» TASK TO CARRY OUT: How many lines of the material below contain the string "Examine"? Answer with the number and nothing else.

» STORED DATA:

____

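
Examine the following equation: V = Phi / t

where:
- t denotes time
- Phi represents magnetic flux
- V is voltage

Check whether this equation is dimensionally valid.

Yes

t (time) has dimensions [T].
Phi (magnetic flux) has dimensions [I^-1 L^2 M T^-2].
V (voltage) has dimensions [I^-1 L^2 M T^-3].

Left side: [I^-1 L^2 M T^-3]
Right side: [I^-1 L^2 M T^-3]

Both sides have the same dimensions, so the equation is dimensionally consistent.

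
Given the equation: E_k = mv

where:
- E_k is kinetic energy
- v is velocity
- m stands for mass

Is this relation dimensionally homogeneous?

No

E_k (kinetic energy) has dimensions [L^2 M T^-2].
v (velocity) has dimensions [L T^-1].
m (mass) has dimensions [M].

Left side: [L^2 M T^-2]
Right side: [L M T^-1]

The two sides have different dimensions, so the equation is NOT dimensionally consistent.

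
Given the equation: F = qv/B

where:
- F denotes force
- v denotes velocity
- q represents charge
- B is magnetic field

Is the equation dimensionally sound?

No

F (force) has dimensions [L M T^-2].
v (velocity) has dimensions [L T^-1].
q (charge) has dimensions [I T].
B (magnetic field) has dimensions [I^-1 M T^-2].

Left side: [L M T^-2]
Right side: [I^2 L M^-1 T^2]

The two sides have different dimensions, so the equation is NOT dimensionally consistent.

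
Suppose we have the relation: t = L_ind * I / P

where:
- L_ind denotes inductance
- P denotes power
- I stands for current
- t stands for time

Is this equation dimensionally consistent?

No

L_ind (inductance) has dimensions [I^-2 L^2 M T^-2].
P (power) has dimensions [L^2 M T^-3].
I (current) has dimensions [I].
t (time) has dimensions [T].

Left side: [T]
Right side: [I^-1 T]

The two sides have different dimensions, so the equation is NOT dimensionally consistent.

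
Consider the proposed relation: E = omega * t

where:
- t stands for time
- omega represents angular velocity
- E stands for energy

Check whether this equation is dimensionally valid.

No

t (time) has dimensions [T].
omega (angular velocity) has dimensions [T^-1].
E (energy) has dimensions [L^2 M T^-2].

Left side: [L^2 M T^-2]
Right side: [dimensionless]

The two sides have different dimensions, so the equation is NOT dimensionally consistent.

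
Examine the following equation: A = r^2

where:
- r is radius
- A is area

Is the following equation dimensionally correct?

Yes

r (radius) has dimensions [L].
A (area) has dimensions [L^2].

Left side: [L^2]
Right side: [L^2]

Both sides have the same dimensions, so the equation is dimensionally consistent.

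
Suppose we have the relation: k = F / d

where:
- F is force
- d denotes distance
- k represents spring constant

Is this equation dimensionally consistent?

Yes

F (force) has dimensions [L M T^-2].
d (distance) has dimensions [L].
k (spring constant) has dimensions [M T^-2].

Left side: [M T^-2]
Right side: [M T^-2]

Both sides have the same dimensions, so the equation is dimensionally consistent.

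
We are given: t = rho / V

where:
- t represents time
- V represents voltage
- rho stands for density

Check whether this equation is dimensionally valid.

No

t (time) has dimensions [T].
V (voltage) has dimensions [I^-1 L^2 M T^-3].
rho (density) has dimensions [L^-3 M].

Left side: [T]
Right side: [I L^-5 T^3]

The two sides have different dimensions, so the equation is NOT dimensionally consistent.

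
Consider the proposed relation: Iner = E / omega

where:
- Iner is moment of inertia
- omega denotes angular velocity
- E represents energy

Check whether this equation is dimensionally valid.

No

Iner (moment of inertia) has dimensions [L^2 M].
omega (angular velocity) has dimensions [T^-1].
E (energy) has dimensions [L^2 M T^-2].

Left side: [L^2 M]
Right side: [L^2 M T^-1]

The two sides have different dimensions, so the equation is NOT dimensionally consistent.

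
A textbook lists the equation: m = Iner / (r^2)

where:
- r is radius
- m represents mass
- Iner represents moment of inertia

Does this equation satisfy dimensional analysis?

Yes

r (radius) has dimensions [L].
m (mass) has dimensions [M].
Iner (moment of inertia) has dimensions [L^2 M].

Left side: [M]
Right side: [M]

Both sides have the same dimensions, so the equation is dimensionally consistent.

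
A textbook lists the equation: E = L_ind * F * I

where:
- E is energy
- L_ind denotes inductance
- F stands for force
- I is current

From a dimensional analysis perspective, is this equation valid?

No

E (energy) has dimensions [L^2 M T^-2].
L_ind (inductance) has dimensions [I^-2 L^2 M T^-2].
F (force) has dimensions [L M T^-2].
I (current) has dimensions [I].

Left side: [L^2 M T^-2]
Right side: [I^-1 L^3 M^2 T^-4]

The two sides have different dimensions, so the equation is NOT dimensionally consistent.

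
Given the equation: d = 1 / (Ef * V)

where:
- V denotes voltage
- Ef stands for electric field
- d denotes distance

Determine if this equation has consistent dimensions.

No

V (voltage) has dimensions [I^-1 L^2 M T^-3].
Ef (electric field) has dimensions [I^-1 L M T^-3].
d (distance) has dimensions [L].

Left side: [L]
Right side: [I^2 L^-3 M^-2 T^6]

The two sides have different dimensions, so the equation is NOT dimensionally consistent.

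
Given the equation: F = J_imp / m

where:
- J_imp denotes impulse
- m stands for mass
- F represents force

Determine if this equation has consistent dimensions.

No

J_imp (impulse) has dimensions [L M T^-1].
m (mass) has dimensions [M].
F (force) has dimensions [L M T^-2].

Left side: [L M T^-2]
Right side: [L T^-1]

The two sides have different dimensions, so the equation is NOT dimensionally consistent.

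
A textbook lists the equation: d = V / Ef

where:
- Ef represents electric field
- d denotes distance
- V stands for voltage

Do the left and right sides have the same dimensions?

Yes

Ef (electric field) has dimensions [I^-1 L M T^-3].
d (distance) has dimensions [L].
V (voltage) has dimensions [I^-1 L^2 M T^-3].

Left side: [L]
Right side: [L]

Both sides have the same dimensions, so the equation is dimensionally consistent.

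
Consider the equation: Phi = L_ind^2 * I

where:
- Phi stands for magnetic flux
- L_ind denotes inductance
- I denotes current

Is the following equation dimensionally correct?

No

Phi (magnetic flux) has dimensions [I^-1 L^2 M T^-2].
L_ind (inductance) has dimensions [I^-2 L^2 M T^-2].
I (current) has dimensions [I].

Left side: [I^-1 L^2 M T^-2]
Right side: [I^-3 L^4 M^2 T^-4]

The two sides have different dimensions, so the equation is NOT dimensionally consistent.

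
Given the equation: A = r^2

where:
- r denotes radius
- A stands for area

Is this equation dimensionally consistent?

Yes

r (radius) has dimensions [L].
A (area) has dimensions [L^2].

Left side: [L^2]
Right side: [L^2]

Both sides have the same dimensions, so the equation is dimensionally consistent.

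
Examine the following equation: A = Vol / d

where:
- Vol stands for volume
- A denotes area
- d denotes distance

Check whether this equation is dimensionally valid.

Yes

Vol (volume) has dimensions [L^3].
A (area) has dimensions [L^2].
d (distance) has dimensions [L].

Left side: [L^2]
Right side: [L^2]

Both sides have the same dimensions, so the equation is dimensionally consistent.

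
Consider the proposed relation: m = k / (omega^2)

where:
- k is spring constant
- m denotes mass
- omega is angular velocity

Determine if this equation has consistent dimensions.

Yes

k (spring constant) has dimensions [M T^-2].
m (mass) has dimensions [M].
omega (angular velocity) has dimensions [T^-1].

Left side: [M]
Right side: [M]

Both sides have the same dimensions, so the equation is dimensionally consistent.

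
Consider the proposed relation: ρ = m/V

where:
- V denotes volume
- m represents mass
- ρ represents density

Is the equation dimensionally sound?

Yes

V (volume) has dimensions [L^3].
m (mass) has dimensions [M].
ρ (density) has dimensions [L^-3 M].

Left side: [L^-3 M]
Right side: [L^-3 M]

Both sides have the same dimensions, so the equation is dimensionally consistent.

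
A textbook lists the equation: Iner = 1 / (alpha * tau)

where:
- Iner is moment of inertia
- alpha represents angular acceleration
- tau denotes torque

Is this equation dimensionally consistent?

No

Iner (moment of inertia) has dimensions [L^2 M].
alpha (angular acceleration) has dimensions [T^-2].
tau (torque) has dimensions [L^2 M T^-2].

Left side: [L^2 M]
Right side: [L^-2 M^-1 T^4]

The two sides have different dimensions, so the equation is NOT dimensionally consistent.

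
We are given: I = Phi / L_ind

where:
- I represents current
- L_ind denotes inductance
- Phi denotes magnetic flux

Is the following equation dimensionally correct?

Yes

I (current) has dimensions [I].
L_ind (inductance) has dimensions [I^-2 L^2 M T^-2].
Phi (magnetic flux) has dimensions [I^-1 L^2 M T^-2].

Left side: [I]
Right side: [I]

Both sides have the same dimensions, so the equation is dimensionally consistent.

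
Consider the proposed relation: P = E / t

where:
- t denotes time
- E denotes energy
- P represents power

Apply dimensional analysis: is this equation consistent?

Yes

t (time) has dimensions [T].
E (energy) has dimensions [L^2 M T^-2].
P (power) has dimensions [L^2 M T^-3].

Left side: [L^2 M T^-3]
Right side: [L^2 M T^-3]

Both sides have the same dimensions, so the equation is dimensionally consistent.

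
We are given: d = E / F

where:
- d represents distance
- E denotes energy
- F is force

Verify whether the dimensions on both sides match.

Yes

d (distance) has dimensions [L].
E (energy) has dimensions [L^2 M T^-2].
F (force) has dimensions [L M T^-2].

Left side: [L]
Right side: [L]

Both sides have the same dimensions, so the equation is dimensionally consistent.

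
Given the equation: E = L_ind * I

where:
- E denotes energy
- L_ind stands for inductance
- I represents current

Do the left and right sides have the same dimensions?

No

E (energy) has dimensions [L^2 M T^-2].
L_ind (inductance) has dimensions [I^-2 L^2 M T^-2].
I (current) has dimensions [I].

Left side: [L^2 M T^-2]
Right side: [I^-1 L^2 M T^-2]

The two sides have different dimensions, so the equation is NOT dimensionally consistent.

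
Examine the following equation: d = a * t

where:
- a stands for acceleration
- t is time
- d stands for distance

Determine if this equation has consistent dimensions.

No

a (acceleration) has dimensions [L T^-2].
t (time) has dimensions [T].
d (distance) has dimensions [L].

Left side: [L]
Right side: [L T^-1]

The two sides have different dimensions, so the equation is NOT dimensionally consistent.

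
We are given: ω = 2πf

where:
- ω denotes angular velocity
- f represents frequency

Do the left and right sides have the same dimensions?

Yes

ω (angular velocity) has dimensions [T^-1].
f (frequency) has dimensions [T^-1].

Left side: [T^-1]
Right side: [T^-1]

Both sides have the same dimensions, so the equation is dimensionally consistent.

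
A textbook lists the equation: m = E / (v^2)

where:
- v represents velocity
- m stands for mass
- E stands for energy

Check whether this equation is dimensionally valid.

Yes

v (velocity) has dimensions [L T^-1].
m (mass) has dimensions [M].
E (energy) has dimensions [L^2 M T^-2].

Left side: [M]
Right side: [M]

Both sides have the same dimensions, so the equation is dimensionally consistent.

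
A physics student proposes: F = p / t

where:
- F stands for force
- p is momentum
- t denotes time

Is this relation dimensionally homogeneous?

Yes

F (force) has dimensions [L M T^-2].
p (momentum) has dimensions [L M T^-1].
t (time) has dimensions [T].

Left side: [L M T^-2]
Right side: [L M T^-2]

Both sides have the same dimensions, so the equation is dimensionally consistent.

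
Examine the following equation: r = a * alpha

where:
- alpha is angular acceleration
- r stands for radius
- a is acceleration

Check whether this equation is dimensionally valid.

No

alpha (angular acceleration) has dimensions [T^-2].
r (radius) has dimensions [L].
a (acceleration) has dimensions [L T^-2].

Left side: [L]
Right side: [L T^-4]

The two sides have different dimensions, so the equation is NOT dimensionally consistent.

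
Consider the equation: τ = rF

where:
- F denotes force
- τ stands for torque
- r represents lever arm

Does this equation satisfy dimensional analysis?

Yes

F (force) has dimensions [L M T^-2].
τ (torque) has dimensions [L^2 M T^-2].
r (lever arm) has dimensions [L].

Left side: [L^2 M T^-2]
Right side: [L^2 M T^-2]

Both sides have the same dimensions, so the equation is dimensionally consistent.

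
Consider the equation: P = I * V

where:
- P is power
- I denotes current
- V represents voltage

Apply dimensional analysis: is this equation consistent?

Yes

P (power) has dimensions [L^2 M T^-3].
I (current) has dimensions [I].
V (voltage) has dimensions [I^-1 L^2 M T^-3].

Left side: [L^2 M T^-3]
Right side: [L^2 M T^-3]

Both sides have the same dimensions, so the equation is dimensionally consistent.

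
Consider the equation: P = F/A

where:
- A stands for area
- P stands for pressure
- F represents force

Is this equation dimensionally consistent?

Yes

A (area) has dimensions [L^2].
P (pressure) has dimensions [L^-1 M T^-2].
F (force) has dimensions [L M T^-2].

Left side: [L^-1 M T^-2]
Right side: [L^-1 M T^-2]

Both sides have the same dimensions, so the equation is dimensionally consistent.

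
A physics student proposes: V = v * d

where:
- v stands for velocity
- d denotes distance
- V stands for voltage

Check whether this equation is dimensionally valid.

No

v (velocity) has dimensions [L T^-1].
d (distance) has dimensions [L].
V (voltage) has dimensions [I^-1 L^2 M T^-3].

Left side: [I^-1 L^2 M T^-3]
Right side: [L^2 T^-1]

The two sides have different dimensions, so the equation is NOT dimensionally consistent.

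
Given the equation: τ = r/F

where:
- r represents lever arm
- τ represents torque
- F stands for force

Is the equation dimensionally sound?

No

r (lever arm) has dimensions [L].
τ (torque) has dimensions [L^2 M T^-2].
F (force) has dimensions [L M T^-2].

Left side: [L^2 M T^-2]
Right side: [M^-1 T^2]

The two sides have different dimensions, so the equation is NOT dimensionally consistent.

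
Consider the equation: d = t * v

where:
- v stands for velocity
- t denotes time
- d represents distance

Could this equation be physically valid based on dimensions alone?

Yes

v (velocity) has dimensions [L T^-1].
t (time) has dimensions [T].
d (distance) has dimensions [L].

Left side: [L]
Right side: [L]

Both sides have the same dimensions, so the equation is dimensionally consistent.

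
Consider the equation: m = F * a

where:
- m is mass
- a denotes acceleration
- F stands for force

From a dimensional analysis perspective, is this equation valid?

No

m (mass) has dimensions [M].
a (acceleration) has dimensions [L T^-2].
F (force) has dimensions [L M T^-2].

Left side: [M]
Right side: [L^2 M T^-4]

The two sides have different dimensions, so the equation is NOT dimensionally consistent.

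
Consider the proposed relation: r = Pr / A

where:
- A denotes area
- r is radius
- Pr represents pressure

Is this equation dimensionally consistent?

No

A (area) has dimensions [L^2].
r (radius) has dimensions [L].
Pr (pressure) has dimensions [L^-1 M T^-2].

Left side: [L]
Right side: [L^-3 M T^-2]

The two sides have different dimensions, so the equation is NOT dimensionally consistent.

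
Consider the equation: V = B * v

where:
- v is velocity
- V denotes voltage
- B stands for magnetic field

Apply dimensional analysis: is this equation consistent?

No

v (velocity) has dimensions [L T^-1].
V (voltage) has dimensions [I^-1 L^2 M T^-3].
B (magnetic field) has dimensions [I^-1 M T^-2].

Left side: [I^-1 L^2 M T^-3]
Right side: [I^-1 L M T^-3]

The two sides have different dimensions, so the equation is NOT dimensionally consistent.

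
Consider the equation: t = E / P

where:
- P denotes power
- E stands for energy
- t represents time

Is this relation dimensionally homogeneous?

Yes

P (power) has dimensions [L^2 M T^-3].
E (energy) has dimensions [L^2 M T^-2].
t (time) has dimensions [T].

Left side: [T]
Right side: [T]

Both sides have the same dimensions, so the equation is dimensionally consistent.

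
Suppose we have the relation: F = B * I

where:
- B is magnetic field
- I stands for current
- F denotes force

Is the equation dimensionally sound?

No

B (magnetic field) has dimensions [I^-1 M T^-2].
I (current) has dimensions [I].
F (force) has dimensions [L M T^-2].

Left side: [L M T^-2]
Right side: [M T^-2]

The two sides have different dimensions, so the equation is NOT dimensionally consistent.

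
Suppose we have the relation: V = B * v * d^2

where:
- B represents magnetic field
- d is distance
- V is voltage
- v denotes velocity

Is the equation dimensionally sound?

No

B (magnetic field) has dimensions [I^-1 M T^-2].
d (distance) has dimensions [L].
V (voltage) has dimensions [I^-1 L^2 M T^-3].
v (velocity) has dimensions [L T^-1].

Left side: [I^-1 L^2 M T^-3]
Right side: [I^-1 L^3 M T^-3]

The two sides have different dimensions, so the equation is NOT dimensionally consistent.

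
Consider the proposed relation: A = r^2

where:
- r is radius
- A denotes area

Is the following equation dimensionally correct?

Yes

r (radius) has dimensions [L].
A (area) has dimensions [L^2].

Left side: [L^2]
Right side: [L^2]

Both sides have the same dimensions, so the equation is dimensionally consistent.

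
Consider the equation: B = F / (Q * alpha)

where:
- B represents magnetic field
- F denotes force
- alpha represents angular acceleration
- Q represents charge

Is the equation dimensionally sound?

No

B (magnetic field) has dimensions [I^-1 M T^-2].
F (force) has dimensions [L M T^-2].
alpha (angular acceleration) has dimensions [T^-2].
Q (charge) has dimensions [I T].

Left side: [I^-1 M T^-2]
Right side: [I^-1 L M T^-1]

The two sides have different dimensions, so the equation is NOT dimensionally consistent.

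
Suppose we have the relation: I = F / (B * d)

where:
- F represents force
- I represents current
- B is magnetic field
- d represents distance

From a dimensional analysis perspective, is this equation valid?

Yes

F (force) has dimensions [L M T^-2].
I (current) has dimensions [I].
B (magnetic field) has dimensions [I^-1 M T^-2].
d (distance) has dimensions [L].

Left side: [I]
Right side: [I]

Both sides have the same dimensions, so the equation is dimensionally consistent.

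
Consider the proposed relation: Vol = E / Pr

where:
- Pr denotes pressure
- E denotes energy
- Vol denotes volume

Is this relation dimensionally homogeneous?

Yes

Pr (pressure) has dimensions [L^-1 M T^-2].
E (energy) has dimensions [L^2 M T^-2].
Vol (volume) has dimensions [L^3].

Left side: [L^3]
Right side: [L^3]

Both sides have the same dimensions, so the equation is dimensionally consistent.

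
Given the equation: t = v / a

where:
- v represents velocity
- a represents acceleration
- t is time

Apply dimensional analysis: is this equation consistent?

Yes

v (velocity) has dimensions [L T^-1].
a (acceleration) has dimensions [L T^-2].
t (time) has dimensions [T].

Left side: [T]
Right side: [T]

Both sides have the same dimensions, so the equation is dimensionally consistent.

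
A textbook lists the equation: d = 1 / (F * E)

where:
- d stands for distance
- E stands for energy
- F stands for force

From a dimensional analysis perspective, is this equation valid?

No

d (distance) has dimensions [L].
E (energy) has dimensions [L^2 M T^-2].
F (force) has dimensions [L M T^-2].

Left side: [L]
Right side: [L^-3 M^-2 T^4]

The two sides have different dimensions, so the equation is NOT dimensionally consistent.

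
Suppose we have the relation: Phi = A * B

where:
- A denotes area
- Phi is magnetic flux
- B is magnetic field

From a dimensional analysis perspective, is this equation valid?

Yes

A (area) has dimensions [L^2].
Phi (magnetic flux) has dimensions [I^-1 L^2 M T^-2].
B (magnetic field) has dimensions [I^-1 M T^-2].

Left side: [I^-1 L^2 M T^-2]
Right side: [I^-1 L^2 M T^-2]

Both sides have the same dimensions, so the equation is dimensionally consistent.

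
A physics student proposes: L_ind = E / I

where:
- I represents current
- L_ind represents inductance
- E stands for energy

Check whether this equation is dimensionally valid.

No

I (current) has dimensions [I].
L_ind (inductance) has dimensions [I^-2 L^2 M T^-2].
E (energy) has dimensions [L^2 M T^-2].

Left side: [I^-2 L^2 M T^-2]
Right side: [I^-1 L^2 M T^-2]

The two sides have different dimensions, so the equation is NOT dimensionally consistent.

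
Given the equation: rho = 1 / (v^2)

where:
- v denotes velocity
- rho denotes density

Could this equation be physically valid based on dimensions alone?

No

v (velocity) has dimensions [L T^-1].
rho (density) has dimensions [L^-3 M].

Left side: [L^-3 M]
Right side: [L^-2 T^2]

The two sides have different dimensions, so the equation is NOT dimensionally consistent.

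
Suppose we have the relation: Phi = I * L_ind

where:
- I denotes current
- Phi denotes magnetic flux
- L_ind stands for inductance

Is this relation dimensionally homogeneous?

Yes

I (current) has dimensions [I].
Phi (magnetic flux) has dimensions [I^-1 L^2 M T^-2].
L_ind (inductance) has dimensions [I^-2 L^2 M T^-2].

Left side: [I^-1 L^2 M T^-2]
Right side: [I^-1 L^2 M T^-2]

Both sides have the same dimensions, so the equation is dimensionally consistent.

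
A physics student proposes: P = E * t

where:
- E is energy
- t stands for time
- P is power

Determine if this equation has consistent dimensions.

No

E (energy) has dimensions [L^2 M T^-2].
t (time) has dimensions [T].
P (power) has dimensions [L^2 M T^-3].

Left side: [L^2 M T^-3]
Right side: [L^2 M T^-1]

The two sides have different dimensions, so the equation is NOT dimensionally consistent.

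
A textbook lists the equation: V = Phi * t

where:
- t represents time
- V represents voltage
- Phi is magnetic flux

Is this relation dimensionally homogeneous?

No

t (time) has dimensions [T].
V (voltage) has dimensions [I^-1 L^2 M T^-3].
Phi (magnetic flux) has dimensions [I^-1 L^2 M T^-2].

Left side: [I^-1 L^2 M T^-3]
Right side: [I^-1 L^2 M T^-1]

The two sides have different dimensions, so the equation is NOT dimensionally consistent.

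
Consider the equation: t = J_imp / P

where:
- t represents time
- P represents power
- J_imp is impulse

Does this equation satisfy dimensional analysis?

No

t (time) has dimensions [T].
P (power) has dimensions [L^2 M T^-3].
J_imp (impulse) has dimensions [L M T^-1].

Left side: [T]
Right side: [L^-1 T^2]

The two sides have different dimensions, so the equation is NOT dimensionally consistent.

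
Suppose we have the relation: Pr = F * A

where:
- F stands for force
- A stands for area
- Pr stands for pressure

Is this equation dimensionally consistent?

No

F (force) has dimensions [L M T^-2].
A (area) has dimensions [L^2].
Pr (pressure) has dimensions [L^-1 M T^-2].

Left side: [L^-1 M T^-2]
Right side: [L^3 M T^-2]

The two sides have different dimensions, so the equation is NOT dimensionally consistent.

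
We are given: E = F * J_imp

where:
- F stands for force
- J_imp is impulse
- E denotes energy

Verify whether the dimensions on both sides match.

No

F (force) has dimensions [L M T^-2].
J_imp (impulse) has dimensions [L M T^-1].
E (energy) has dimensions [L^2 M T^-2].

Left side: [L^2 M T^-2]
Right side: [L^2 M^2 T^-3]

The two sides have different dimensions, so the equation is NOT dimensionally consistent.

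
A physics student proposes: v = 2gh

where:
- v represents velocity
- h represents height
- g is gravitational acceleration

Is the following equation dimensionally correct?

No

v (velocity) has dimensions [L T^-1].
h (height) has dimensions [L].
g (gravitational acceleration) has dimensions [L T^-2].

Left side: [L T^-1]
Right side: [L^2 T^-2]

The two sides have different dimensions, so the equation is NOT dimensionally consistent.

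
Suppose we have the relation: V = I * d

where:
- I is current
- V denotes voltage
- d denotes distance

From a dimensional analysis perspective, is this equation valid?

No

I (current) has dimensions [I].
V (voltage) has dimensions [I^-1 L^2 M T^-3].
d (distance) has dimensions [L].

Left side: [I^-1 L^2 M T^-3]
Right side: [I L]

The two sides have different dimensions, so the equation is NOT dimensionally consistent.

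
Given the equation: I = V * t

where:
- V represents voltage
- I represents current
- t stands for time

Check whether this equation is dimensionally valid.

No

V (voltage) has dimensions [I^-1 L^2 M T^-3].
I (current) has dimensions [I].
t (time) has dimensions [T].

Left side: [I]
Right side: [I^-1 L^2 M T^-2]

The two sides have different dimensions, so the equation is NOT dimensionally consistent.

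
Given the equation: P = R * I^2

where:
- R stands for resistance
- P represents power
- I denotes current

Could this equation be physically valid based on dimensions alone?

Yes

R (resistance) has dimensions [I^-2 L^2 M T^-3].
P (power) has dimensions [L^2 M T^-3].
I (current) has dimensions [I].

Left side: [L^2 M T^-3]
Right side: [L^2 M T^-3]

Both sides have the same dimensions, so the equation is dimensionally consistent.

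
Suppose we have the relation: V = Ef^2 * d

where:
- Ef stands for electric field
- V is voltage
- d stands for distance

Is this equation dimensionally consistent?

No

Ef (electric field) has dimensions [I^-1 L M T^-3].
V (voltage) has dimensions [I^-1 L^2 M T^-3].
d (distance) has dimensions [L].

Left side: [I^-1 L^2 M T^-3]
Right side: [I^-2 L^3 M^2 T^-6]

The two sides have different dimensions, so the equation is NOT dimensionally consistent.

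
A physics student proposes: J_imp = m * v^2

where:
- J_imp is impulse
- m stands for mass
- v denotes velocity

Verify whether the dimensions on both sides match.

No

J_imp (impulse) has dimensions [L M T^-1].
m (mass) has dimensions [M].
v (velocity) has dimensions [L T^-1].

Left side: [L M T^-1]
Right side: [L^2 M T^-2]

The two sides have different dimensions, so the equation is NOT dimensionally consistent.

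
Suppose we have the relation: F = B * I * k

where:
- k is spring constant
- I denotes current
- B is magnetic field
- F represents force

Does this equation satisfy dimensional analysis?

No

k (spring constant) has dimensions [M T^-2].
I (current) has dimensions [I].
B (magnetic field) has dimensions [I^-1 M T^-2].
F (force) has dimensions [L M T^-2].

Left side: [L M T^-2]
Right side: [M^2 T^-4]

The two sides have different dimensions, so the equation is NOT dimensionally consistent.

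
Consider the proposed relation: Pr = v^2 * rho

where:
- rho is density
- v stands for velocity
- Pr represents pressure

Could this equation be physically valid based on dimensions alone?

Yes

rho (density) has dimensions [L^-3 M].
v (velocity) has dimensions [L T^-1].
Pr (pressure) has dimensions [L^-1 M T^-2].

Left side: [L^-1 M T^-2]
Right side: [L^-1 M T^-2]

Both sides have the same dimensions, so the equation is dimensionally consistent.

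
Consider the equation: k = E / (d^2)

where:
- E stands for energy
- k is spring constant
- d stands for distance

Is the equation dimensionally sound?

Yes

E (energy) has dimensions [L^2 M T^-2].
k (spring constant) has dimensions [M T^-2].
d (distance) has dimensions [L].

Left side: [M T^-2]
Right side: [M T^-2]

Both sides have the same dimensions, so the equation is dimensionally consistent.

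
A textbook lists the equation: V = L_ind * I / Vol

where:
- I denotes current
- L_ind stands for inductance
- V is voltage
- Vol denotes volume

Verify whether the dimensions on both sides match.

No

I (current) has dimensions [I].
L_ind (inductance) has dimensions [I^-2 L^2 M T^-2].
V (voltage) has dimensions [I^-1 L^2 M T^-3].
Vol (volume) has dimensions [L^3].

Left side: [I^-1 L^2 M T^-3]
Right side: [I^-1 L^-1 M T^-2]

The two sides have different dimensions, so the equation is NOT dimensionally consistent.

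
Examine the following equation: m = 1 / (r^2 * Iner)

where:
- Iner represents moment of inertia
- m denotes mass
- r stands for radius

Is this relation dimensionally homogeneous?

No

Iner (moment of inertia) has dimensions [L^2 M].
m (mass) has dimensions [M].
r (radius) has dimensions [L].

Left side: [M]
Right side: [L^-4 M^-1]

The two sides have different dimensions, so the equation is NOT dimensionally consistent.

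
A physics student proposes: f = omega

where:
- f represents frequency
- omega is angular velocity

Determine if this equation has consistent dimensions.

Yes

f (frequency) has dimensions [T^-1].
omega (angular velocity) has dimensions [T^-1].

Left side: [T^-1]
Right side: [T^-1]

Both sides have the same dimensions, so the equation is dimensionally consistent.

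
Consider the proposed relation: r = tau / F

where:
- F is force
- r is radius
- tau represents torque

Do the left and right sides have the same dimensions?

Yes

F (force) has dimensions [L M T^-2].
r (radius) has dimensions [L].
tau (torque) has dimensions [L^2 M T^-2].

Left side: [L]
Right side: [L]

Both sides have the same dimensions, so the equation is dimensionally consistent.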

____

» EXERCISE SOLUTION: 6